* DESCRIPTION OF THE TASK *
Each record that follows must be printed exactly as given.

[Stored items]
+===+
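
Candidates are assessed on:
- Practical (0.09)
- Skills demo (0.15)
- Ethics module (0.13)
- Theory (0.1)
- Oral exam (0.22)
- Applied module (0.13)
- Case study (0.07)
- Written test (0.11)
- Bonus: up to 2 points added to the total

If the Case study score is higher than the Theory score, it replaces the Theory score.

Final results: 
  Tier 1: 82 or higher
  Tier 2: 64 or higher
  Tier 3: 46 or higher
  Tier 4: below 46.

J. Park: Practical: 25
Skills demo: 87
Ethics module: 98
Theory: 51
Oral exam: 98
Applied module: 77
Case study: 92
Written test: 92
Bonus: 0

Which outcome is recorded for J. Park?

Tier 1

Case study (92) > Theory (51), so Theory counts as 92.
Weighted total:
  Practical 25 × 0.09 = 2.25
  Skills demo 87 × 0.15 = 13.05
  Ethics module 98 × 0.13 = 12.74
  Theory 92 × 0.1 = 9.2
  Oral exam 98 × 0.22 = 21.56
  Applied module 77 × 0.13 = 10.01
  Case study 92 × 0.07 = 6.44
  Written test 92 × 0.11 = 10.12
Sum = 85.37
Bonus: 85.37 + 0 = 85.37
85.37 ≥ 82 → Tier 1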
+===+
* EXERCISE OUTPUT *
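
Candidates are assessed on:
- Practical (0.09)
- Skills demo (0.15)
- Ethics module (0.13)
- Theory (0.1)
- Oral exam (0.22)
- Applied module (0.13)
- Case study (0.07)
- Written test (0.11)
- Bonus: up to 2 points added to the total

If the Case study score is higher than the Theory score, it replaces the Theory score.

Final results: 
  Tier 1: 82 or higher
  Tier 2: 64 or higher
  Tier 3: 46 or higher
  Tier 4: below 46.

J. Park: Practical: 25
Skills demo: 87
Ethics module: 98
Theory: 51
Oral exam: 98
Applied module: 77
Case study: 92
Written test: 92
Bonus: 0

Which outcome is recorded for J. Park?

Tier 1

Case study (92) > Theory (51), so Theory counts as 92.
Weighted total:
  Practical 25 × 0.09 = 2.25
  Skills demo 87 × 0.15 = 13.05
  Ethics module 98 × 0.13 = 12.74
  Theory 92 × 0.1 = 9.2
  Oral exam 98 × 0.22 = 21.56
  Applied module 77 × 0.13 = 10.01
  Case study 92 × 0.07 = 6.44
  Written test 92 × 0.11 = 10.12
Sum = 85.37
Bonus: 85.37 + 0 = 85.37
85.37 ≥ 82 → Tier 1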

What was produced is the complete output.